++++ SOURCE INFORMATION

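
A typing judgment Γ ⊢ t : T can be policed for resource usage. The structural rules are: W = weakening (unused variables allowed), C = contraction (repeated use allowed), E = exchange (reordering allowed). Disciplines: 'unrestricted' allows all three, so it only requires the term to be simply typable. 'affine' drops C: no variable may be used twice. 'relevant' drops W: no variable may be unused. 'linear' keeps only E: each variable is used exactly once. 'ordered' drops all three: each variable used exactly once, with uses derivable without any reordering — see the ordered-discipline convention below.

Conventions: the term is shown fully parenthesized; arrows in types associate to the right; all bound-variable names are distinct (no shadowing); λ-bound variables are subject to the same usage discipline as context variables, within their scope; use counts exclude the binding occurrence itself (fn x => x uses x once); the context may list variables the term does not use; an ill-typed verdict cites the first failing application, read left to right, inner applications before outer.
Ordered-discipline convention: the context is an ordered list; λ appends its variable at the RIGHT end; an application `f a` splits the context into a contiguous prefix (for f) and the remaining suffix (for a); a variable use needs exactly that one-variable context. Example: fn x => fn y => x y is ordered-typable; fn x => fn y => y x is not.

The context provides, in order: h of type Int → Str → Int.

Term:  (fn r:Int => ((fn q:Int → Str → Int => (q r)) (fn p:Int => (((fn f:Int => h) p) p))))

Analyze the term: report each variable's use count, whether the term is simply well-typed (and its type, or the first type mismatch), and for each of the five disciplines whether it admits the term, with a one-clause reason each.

usage: h: 1×; r (bound): 1×; q (bound): 1×; p (bound): 2×; f (bound): 0×
order of uses: q, r, h, p, p
typing: well-typed — term : Int → Str → Int
ordered: ✗, needs contraction — p ×2; f left unused
linear: ✗, needs contraction — p ×2; f left unused
affine: ✗, needs contraction — p ×2
relevant: ✗, f left unused
unrestricted: ✓, type-checks (Int → Str → Int) and nothing is barred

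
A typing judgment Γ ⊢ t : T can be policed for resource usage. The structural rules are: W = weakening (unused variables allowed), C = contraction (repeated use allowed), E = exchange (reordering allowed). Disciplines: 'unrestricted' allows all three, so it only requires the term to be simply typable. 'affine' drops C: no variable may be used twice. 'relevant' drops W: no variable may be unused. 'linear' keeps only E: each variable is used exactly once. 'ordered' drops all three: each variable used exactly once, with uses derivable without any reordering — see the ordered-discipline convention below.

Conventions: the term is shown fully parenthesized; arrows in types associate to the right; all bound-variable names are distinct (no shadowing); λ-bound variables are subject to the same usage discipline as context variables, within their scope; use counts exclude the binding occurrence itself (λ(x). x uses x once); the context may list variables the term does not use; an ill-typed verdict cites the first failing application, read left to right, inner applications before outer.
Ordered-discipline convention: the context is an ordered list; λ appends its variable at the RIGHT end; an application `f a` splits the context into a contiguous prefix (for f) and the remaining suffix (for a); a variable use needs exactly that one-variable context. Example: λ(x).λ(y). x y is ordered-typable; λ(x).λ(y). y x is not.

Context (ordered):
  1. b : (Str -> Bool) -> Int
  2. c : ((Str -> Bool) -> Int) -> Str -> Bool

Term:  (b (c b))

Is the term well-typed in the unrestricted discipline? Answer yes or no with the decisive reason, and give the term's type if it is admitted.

yes — type-checks (Int) and nothing is barred; term : Int
counts: b: 2×; c: 1×
order of uses: b, c, b
typing: well-typed at Int
all disciplines: ordered ✗, linear ✗, affine ✗, relevant ✓, unrestricted ✓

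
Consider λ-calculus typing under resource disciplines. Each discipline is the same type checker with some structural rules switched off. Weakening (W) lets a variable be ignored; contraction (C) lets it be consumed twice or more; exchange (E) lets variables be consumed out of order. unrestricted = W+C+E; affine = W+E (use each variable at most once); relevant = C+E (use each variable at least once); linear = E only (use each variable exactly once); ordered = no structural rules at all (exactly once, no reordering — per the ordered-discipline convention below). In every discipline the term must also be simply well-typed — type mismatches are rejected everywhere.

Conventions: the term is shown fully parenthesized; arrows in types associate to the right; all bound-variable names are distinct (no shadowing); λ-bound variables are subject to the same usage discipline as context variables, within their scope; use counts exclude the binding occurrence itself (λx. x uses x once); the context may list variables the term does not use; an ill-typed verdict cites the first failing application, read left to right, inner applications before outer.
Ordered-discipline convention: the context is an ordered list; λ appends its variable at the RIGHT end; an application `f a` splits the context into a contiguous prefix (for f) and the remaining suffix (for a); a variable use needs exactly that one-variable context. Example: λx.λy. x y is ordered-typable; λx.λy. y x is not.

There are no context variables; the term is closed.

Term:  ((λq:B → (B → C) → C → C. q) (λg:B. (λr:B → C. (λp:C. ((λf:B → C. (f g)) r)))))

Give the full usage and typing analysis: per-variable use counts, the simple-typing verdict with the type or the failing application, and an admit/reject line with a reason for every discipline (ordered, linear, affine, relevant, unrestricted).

use counts: q (bound): 1×; g (bound): 1×; r (bound): 1×; p (bound): 0×; f (bound): 1×
order of uses: q, f, g, r
typing: well-typed at B → (B → C) → C → C
ordered: ✗, p never used (weakening)
linear: ✗, p never used (weakening)
affine: ✓, q, g, r, p, f: no repeats, contraction unneeded
relevant: ✗, p never used (weakening)
unrestricted: ✓, typability at B → (B → C) → C → C is all that's needed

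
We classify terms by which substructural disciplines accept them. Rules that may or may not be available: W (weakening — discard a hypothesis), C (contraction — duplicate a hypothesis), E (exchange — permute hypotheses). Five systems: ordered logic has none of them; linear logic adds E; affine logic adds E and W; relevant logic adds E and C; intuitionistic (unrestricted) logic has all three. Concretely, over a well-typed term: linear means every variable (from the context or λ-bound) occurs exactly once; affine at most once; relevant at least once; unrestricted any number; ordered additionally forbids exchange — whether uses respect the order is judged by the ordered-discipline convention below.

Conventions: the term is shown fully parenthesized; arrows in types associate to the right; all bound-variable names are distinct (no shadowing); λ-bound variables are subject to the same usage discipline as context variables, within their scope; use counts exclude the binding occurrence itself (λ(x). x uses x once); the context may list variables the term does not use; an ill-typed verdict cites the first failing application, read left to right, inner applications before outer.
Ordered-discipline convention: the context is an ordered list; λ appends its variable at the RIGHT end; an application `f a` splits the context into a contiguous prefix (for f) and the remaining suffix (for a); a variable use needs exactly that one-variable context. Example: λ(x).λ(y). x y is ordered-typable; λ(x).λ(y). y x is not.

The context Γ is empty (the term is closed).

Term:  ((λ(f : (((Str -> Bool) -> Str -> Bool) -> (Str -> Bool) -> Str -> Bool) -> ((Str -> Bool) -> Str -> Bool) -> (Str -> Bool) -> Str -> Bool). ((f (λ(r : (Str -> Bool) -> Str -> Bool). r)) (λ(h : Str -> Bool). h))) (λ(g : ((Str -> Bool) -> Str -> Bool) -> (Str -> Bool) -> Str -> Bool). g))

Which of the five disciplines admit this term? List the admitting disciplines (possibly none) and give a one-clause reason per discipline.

admitting disciplines: ordered, linear, affine, relevant, unrestricted
counts: f (bound): 1×; r (bound): 1×; h (bound): 1×; g (bound): 1×
uses in reading order: f, r, h, g
typing: ✓ — (Str -> Bool) -> Str -> Bool
ordered: ✓ — f, r, h, g once each; derivable with no W/C/E
linear: ✓ — exactly-once usage across f, r, h, g
affine: ✓ — none of f, r, h, g used more than once
relevant: ✓ — none of f, r, h, g goes unused
unrestricted: ✓ — type-checks ((Str -> Bool) -> Str -> Bool) and nothing is barred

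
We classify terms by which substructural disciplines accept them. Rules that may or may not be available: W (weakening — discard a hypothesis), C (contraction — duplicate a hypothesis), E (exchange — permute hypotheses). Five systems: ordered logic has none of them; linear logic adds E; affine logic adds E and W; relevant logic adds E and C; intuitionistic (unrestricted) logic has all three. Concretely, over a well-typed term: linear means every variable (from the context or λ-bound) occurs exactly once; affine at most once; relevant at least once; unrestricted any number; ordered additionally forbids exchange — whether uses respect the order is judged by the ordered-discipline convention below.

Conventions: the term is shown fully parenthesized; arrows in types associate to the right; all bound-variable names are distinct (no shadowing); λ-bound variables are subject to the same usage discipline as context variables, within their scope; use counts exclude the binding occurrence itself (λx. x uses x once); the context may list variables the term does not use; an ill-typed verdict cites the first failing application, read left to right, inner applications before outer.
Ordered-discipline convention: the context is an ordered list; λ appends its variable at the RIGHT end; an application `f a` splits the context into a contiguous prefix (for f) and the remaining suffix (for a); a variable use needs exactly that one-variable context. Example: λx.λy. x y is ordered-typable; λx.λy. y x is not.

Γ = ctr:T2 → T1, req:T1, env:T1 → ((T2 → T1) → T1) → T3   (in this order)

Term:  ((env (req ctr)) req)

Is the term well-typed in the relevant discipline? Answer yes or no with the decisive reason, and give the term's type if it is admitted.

no — fails simple typing
use counts: ctr: 1×; req: 2×; env: 1×
order of uses: env, req, ctr, req
typing: ill-typed: non-arrow in function slot: T1
per-discipline verdicts: ordered ✗ | linear ✗ | affine ✗ | relevant ✗ | unrestricted ✗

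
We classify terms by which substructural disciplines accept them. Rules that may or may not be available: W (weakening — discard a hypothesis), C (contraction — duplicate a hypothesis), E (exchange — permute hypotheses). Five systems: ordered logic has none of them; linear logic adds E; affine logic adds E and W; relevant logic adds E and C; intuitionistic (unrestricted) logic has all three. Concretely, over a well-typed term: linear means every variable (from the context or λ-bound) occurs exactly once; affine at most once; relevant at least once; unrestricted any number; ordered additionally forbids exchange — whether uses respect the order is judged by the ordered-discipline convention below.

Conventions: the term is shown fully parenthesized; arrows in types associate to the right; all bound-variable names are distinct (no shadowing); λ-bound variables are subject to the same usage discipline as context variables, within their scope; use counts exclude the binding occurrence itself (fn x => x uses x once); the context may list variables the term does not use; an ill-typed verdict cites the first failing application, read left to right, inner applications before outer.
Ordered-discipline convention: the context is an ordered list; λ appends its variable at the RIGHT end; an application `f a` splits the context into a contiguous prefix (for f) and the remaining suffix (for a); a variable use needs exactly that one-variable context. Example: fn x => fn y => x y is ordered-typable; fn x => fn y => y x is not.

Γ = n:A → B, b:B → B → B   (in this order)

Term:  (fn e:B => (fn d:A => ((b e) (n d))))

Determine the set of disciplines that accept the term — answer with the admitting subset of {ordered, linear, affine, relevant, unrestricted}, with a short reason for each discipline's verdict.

admitted by: linear, affine, relevant, unrestricted
variable uses: n ×1; b ×1; e (λ-bound) ×1; d (λ-bound) ×1
order of uses: b, e, n, d
typing: ✓ — B → A → B
ordered: ✗, no ordered split (uses run b, e, n, d)
linear: ✓, single use per variable (n, b, e, d)
affine: ✓, no duplicate uses among n, b, e, d
relevant: ✓, n, b, e, d: all used, weakening unneeded
unrestricted: ✓, simply typable at B → A → B; W, C, E all held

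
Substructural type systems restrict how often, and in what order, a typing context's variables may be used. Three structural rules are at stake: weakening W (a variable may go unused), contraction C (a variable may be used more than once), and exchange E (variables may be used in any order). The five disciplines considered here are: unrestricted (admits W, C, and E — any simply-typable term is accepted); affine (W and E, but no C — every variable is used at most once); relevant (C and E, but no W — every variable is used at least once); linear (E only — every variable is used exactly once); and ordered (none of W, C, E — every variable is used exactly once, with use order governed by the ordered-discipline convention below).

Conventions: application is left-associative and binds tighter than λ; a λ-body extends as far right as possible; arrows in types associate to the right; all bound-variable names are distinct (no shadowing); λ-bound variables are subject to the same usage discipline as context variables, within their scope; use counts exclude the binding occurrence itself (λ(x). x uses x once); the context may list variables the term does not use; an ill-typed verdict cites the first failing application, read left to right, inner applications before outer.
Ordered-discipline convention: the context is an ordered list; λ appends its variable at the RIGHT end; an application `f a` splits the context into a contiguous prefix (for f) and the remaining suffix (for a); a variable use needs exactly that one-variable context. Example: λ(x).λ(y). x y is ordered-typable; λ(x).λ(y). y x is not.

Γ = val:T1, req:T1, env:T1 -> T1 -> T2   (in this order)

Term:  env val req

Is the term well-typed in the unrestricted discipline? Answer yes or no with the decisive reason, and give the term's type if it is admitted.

yes — type-checks (T2) and nothing is barred; term : T2
variable uses: val=1, req=1, env=1
use order (left to right): env, val, req
typing: well-typed — term : T2
per-discipline verdicts: ordered ✗ · linear ✓ · affine ✓ · relevant ✓ · unrestricted ✓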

++++++++

EXERCISE OBJECTIVE:
The answer consists of the lines above that include the word "closed", each copied exactly.

WRITTEN ANSWER:
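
There are no context variables; the term is closed.
The context Γ is empty (the term is closed).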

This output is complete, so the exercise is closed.